- _Stored data_
-- -- --

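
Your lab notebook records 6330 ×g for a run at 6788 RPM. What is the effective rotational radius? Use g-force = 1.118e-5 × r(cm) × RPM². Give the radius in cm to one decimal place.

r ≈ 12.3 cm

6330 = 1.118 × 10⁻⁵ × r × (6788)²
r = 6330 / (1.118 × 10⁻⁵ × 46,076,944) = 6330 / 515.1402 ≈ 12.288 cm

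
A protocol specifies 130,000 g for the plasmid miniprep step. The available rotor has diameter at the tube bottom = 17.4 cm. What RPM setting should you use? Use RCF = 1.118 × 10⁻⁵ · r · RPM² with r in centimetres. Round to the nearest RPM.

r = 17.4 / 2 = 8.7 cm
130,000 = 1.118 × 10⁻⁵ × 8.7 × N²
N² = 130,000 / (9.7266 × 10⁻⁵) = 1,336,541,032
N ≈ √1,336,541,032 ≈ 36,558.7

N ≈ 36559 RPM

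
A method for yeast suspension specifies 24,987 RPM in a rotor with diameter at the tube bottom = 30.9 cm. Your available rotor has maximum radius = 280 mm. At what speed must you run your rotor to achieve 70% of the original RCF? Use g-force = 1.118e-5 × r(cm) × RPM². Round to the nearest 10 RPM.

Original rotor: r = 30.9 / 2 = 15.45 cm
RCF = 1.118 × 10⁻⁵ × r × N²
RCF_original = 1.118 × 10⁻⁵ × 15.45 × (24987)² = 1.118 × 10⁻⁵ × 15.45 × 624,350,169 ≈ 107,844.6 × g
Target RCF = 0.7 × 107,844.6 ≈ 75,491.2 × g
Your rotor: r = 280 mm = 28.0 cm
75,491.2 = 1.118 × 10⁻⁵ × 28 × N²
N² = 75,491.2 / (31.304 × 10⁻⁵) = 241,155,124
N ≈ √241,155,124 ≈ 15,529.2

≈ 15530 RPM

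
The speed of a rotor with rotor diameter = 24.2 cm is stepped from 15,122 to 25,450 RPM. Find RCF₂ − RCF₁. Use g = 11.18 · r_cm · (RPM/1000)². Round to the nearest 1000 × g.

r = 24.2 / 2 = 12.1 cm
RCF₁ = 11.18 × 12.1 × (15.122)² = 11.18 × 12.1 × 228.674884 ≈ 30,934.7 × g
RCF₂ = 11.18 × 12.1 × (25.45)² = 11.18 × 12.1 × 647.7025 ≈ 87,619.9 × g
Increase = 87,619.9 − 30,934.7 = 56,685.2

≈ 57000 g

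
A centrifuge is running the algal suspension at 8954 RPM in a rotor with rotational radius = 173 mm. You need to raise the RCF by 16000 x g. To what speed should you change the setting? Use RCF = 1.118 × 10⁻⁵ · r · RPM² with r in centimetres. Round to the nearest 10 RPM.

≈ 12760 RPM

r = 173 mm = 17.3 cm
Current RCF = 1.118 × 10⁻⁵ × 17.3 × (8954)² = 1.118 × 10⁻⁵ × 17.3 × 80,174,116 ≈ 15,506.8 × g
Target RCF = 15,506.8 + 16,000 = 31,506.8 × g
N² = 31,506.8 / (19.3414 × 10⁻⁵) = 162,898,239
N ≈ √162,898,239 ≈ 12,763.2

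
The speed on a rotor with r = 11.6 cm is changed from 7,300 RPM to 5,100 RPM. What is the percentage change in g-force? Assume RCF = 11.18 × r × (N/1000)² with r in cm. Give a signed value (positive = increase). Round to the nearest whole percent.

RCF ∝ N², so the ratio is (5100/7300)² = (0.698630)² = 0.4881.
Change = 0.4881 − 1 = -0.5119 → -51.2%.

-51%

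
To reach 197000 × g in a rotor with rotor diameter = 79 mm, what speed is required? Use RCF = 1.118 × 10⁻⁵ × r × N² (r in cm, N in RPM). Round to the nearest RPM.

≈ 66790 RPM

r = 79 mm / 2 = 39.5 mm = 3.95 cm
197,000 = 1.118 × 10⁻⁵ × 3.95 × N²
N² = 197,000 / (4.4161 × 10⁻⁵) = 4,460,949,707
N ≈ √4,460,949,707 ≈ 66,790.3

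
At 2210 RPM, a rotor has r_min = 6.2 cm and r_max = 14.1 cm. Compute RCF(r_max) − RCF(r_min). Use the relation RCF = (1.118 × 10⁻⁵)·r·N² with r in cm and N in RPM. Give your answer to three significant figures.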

-- -- --

- _TASK PROMPT_
What you give back should match the entries above exactly.

- _RESULT BELOW_
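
Your lab notebook records 6330 ×g for a run at 6788 RPM. What is the effective rotational radius? Use g-force = 1.118e-5 × r(cm) × RPM². Give the radius in cm to one decimal place.

r ≈ 12.3 cm

6330 = 1.118 × 10⁻⁵ × r × (6788)²
r = 6330 / (1.118 × 10⁻⁵ × 46,076,944) = 6330 / 515.1402 ≈ 12.288 cm

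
A protocol specifies 130,000 g for the plasmid miniprep step. The available rotor has diameter at the tube bottom = 17.4 cm. What RPM setting should you use? Use RCF = 1.118 × 10⁻⁵ · r · RPM² with r in centimetres. Round to the nearest RPM.

r = 17.4 / 2 = 8.7 cm
130,000 = 1.118 × 10⁻⁵ × 8.7 × N²
N² = 130,000 / (9.7266 × 10⁻⁵) = 1,336,541,032
N ≈ √1,336,541,032 ≈ 36,558.7

N ≈ 36559 RPM

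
A method for yeast suspension specifies 24,987 RPM in a rotor with diameter at the tube bottom = 30.9 cm. Your available rotor has maximum radius = 280 mm. At what speed must you run your rotor to achieve 70% of the original RCF? Use g-force = 1.118e-5 × r(cm) × RPM². Round to the nearest 10 RPM.

Original rotor: r = 30.9 / 2 = 15.45 cm
RCF = 1.118 × 10⁻⁵ × r × N²
RCF_original = 1.118 × 10⁻⁵ × 15.45 × (24987)² = 1.118 × 10⁻⁵ × 15.45 × 624,350,169 ≈ 107,844.6 × g
Target RCF = 0.7 × 107,844.6 ≈ 75,491.2 × g
Your rotor: r = 280 mm = 28.0 cm
75,491.2 = 1.118 × 10⁻⁵ × 28 × N²
N² = 75,491.2 / (31.304 × 10⁻⁵) = 241,155,124
N ≈ √241,155,124 ≈ 15,529.2

≈ 15530 RPM

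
The speed of a rotor with rotor diameter = 24.2 cm is stepped from 15,122 to 25,450 RPM. Find RCF₂ − RCF₁. Use g = 11.18 · r_cm · (RPM/1000)². Round to the nearest 1000 × g.

r = 24.2 / 2 = 12.1 cm
RCF₁ = 11.18 × 12.1 × (15.122)² = 11.18 × 12.1 × 228.674884 ≈ 30,934.7 × g
RCF₂ = 11.18 × 12.1 × (25.45)² = 11.18 × 12.1 × 647.7025 ≈ 87,619.9 × g
Increase = 87,619.9 − 30,934.7 = 56,685.2

≈ 57000 g

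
A centrifuge is running the algal suspension at 8954 RPM in a rotor with rotational radius = 173 mm. You need to raise the RCF by 16000 x g. To what speed should you change the setting? Use RCF = 1.118 × 10⁻⁵ · r · RPM² with r in centimetres. Round to the nearest 10 RPM.

≈ 12760 RPM

r = 173 mm = 17.3 cm
Current RCF = 1.118 × 10⁻⁵ × 17.3 × (8954)² = 1.118 × 10⁻⁵ × 17.3 × 80,174,116 ≈ 15,506.8 × g
Target RCF = 15,506.8 + 16,000 = 31,506.8 × g
N² = 31,506.8 / (19.3414 × 10⁻⁵) = 162,898,239
N ≈ √162,898,239 ≈ 12,763.2

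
The speed on a rotor with r = 11.6 cm is changed from 7,300 RPM to 5,100 RPM. What is the percentage change in g-force? Assume RCF = 11.18 × r × (N/1000)² with r in cm. Give a signed value (positive = increase). Round to the nearest whole percent.

RCF ∝ N², so the ratio is (5100/7300)² = (0.698630)² = 0.4881.
Change = 0.4881 − 1 = -0.5119 → -51.2%.

-51%

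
To reach 197000 × g in a rotor with rotor diameter = 79 mm, what speed is required? Use RCF = 1.118 × 10⁻⁵ × r × N² (r in cm, N in RPM). Round to the nearest RPM.

≈ 66790 RPM

r = 79 mm / 2 = 39.5 mm = 3.95 cm
197,000 = 1.118 × 10⁻⁵ × 3.95 × N²
N² = 197,000 / (4.4161 × 10⁻⁵) = 4,460,949,707
N ≈ √4,460,949,707 ≈ 66,790.3

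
At 2210 RPM, a rotor has r_min = 6.2 cm and r_max = 14.1 cm. Compute RCF(r_max) − RCF(r_min). Use the relation RCF = (1.118 × 10⁻⁵)·r·N² with r in cm and N in RPM. Give your answer to three significant figures.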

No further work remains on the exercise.